(ENTRIES SHOWN Opens)

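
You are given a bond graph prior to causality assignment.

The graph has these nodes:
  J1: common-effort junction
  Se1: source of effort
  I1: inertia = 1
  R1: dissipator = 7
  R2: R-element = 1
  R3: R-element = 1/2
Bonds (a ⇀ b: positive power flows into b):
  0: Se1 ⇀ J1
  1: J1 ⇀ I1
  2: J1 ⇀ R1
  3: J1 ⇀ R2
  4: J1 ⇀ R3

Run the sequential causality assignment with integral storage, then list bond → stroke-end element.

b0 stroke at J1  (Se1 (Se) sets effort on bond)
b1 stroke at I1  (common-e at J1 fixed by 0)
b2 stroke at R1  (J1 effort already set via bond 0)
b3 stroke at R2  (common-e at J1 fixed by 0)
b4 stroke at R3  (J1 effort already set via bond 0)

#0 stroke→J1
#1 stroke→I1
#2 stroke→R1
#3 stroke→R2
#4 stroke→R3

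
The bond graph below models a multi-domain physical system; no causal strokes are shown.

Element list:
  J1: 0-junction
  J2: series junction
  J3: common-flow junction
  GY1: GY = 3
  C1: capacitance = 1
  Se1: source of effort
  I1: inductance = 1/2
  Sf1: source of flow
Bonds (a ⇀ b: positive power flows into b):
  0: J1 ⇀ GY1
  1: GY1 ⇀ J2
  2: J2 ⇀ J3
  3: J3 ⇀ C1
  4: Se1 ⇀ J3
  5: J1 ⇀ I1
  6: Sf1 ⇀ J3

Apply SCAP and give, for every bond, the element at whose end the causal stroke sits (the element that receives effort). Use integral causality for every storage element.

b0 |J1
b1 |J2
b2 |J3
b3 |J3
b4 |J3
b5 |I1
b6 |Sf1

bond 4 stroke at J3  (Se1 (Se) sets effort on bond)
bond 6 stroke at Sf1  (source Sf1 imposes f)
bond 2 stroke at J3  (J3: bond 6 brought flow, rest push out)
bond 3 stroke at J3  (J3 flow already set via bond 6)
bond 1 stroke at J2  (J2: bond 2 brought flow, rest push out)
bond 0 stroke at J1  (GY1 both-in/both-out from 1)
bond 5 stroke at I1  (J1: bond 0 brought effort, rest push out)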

(ENTRIES SHOWN Closes)

§ **WHAT YOU NEED TO DO**: Each line of the data above must be restated word for word.

§ **TASK ANSWER**:
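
You are given a bond graph prior to causality assignment.

The graph has these nodes:
  J1: common-effort junction
  Se1: source of effort
  I1: inertia = 1
  R1: dissipator = 7
  R2: R-element = 1
  R3: R-element = 1/2
Bonds (a ⇀ b: positive power flows into b):
  0: Se1 ⇀ J1
  1: J1 ⇀ I1
  2: J1 ⇀ R1
  3: J1 ⇀ R2
  4: J1 ⇀ R3

Run the sequential causality assignment with integral storage, then list bond → stroke-end element.

b0 stroke at J1  (Se1 (Se) sets effort on bond)
b1 stroke at I1  (common-e at J1 fixed by 0)
b2 stroke at R1  (J1 effort already set via bond 0)
b3 stroke at R2  (common-e at J1 fixed by 0)
b4 stroke at R3  (J1 effort already set via bond 0)

#0 stroke→J1
#1 stroke→I1
#2 stroke→R1
#3 stroke→R2
#4 stroke→R3

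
The bond graph below models a multi-domain physical system; no causal strokes are shown.

Element list:
  J1: 0-junction
  J2: series junction
  J3: common-flow junction
  GY1: GY = 3
  C1: capacitance = 1
  Se1: source of effort
  I1: inductance = 1/2
  Sf1: source of flow
Bonds (a ⇀ b: positive power flows into b):
  0: J1 ⇀ GY1
  1: GY1 ⇀ J2
  2: J2 ⇀ J3
  3: J3 ⇀ C1
  4: Se1 ⇀ J3
  5: J1 ⇀ I1
  6: Sf1 ⇀ J3

Apply SCAP and give, for every bond, the element at whose end the causal stroke sits (the element that receives effort). Use integral causality for every storage element.

b0 |J1
b1 |J2
b2 |J3
b3 |J3
b4 |J3
b5 |I1
b6 |Sf1

bond 4 stroke at J3  (Se1 (Se) sets effort on bond)
bond 6 stroke at Sf1  (source Sf1 imposes f)
bond 2 stroke at J3  (J3: bond 6 brought flow, rest push out)
bond 3 stroke at J3  (J3 flow already set via bond 6)
bond 1 stroke at J2  (J2: bond 2 brought flow, rest push out)
bond 0 stroke at J1  (GY1 both-in/both-out from 1)
bond 5 stroke at I1  (J1: bond 0 brought effort, rest push out)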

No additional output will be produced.